* WHAT IS EXPECTED: Give back every line of the data, word for word.

* SUPPLIED DATA:
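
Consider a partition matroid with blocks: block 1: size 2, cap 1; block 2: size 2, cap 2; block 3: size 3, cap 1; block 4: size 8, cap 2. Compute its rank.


Rank of a partition matroid = sum of min(|Si|, ci) for each block.
= min(2,1) + min(2,2) + min(3,1) + min(8,2)
= 1 + 2 + 1 + 2
= 6.

6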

* ANSWER BELOW:
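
Consider a partition matroid with blocks: block 1: size 2, cap 1; block 2: size 2, cap 2; block 3: size 3, cap 1; block 4: size 8, cap 2. Compute its rank.


Rank of a partition matroid = sum of min(|Si|, ci) for each block.
= min(2,1) + min(2,2) + min(3,1) + min(8,2)
= 1 + 2 + 1 + 2
= 6.

6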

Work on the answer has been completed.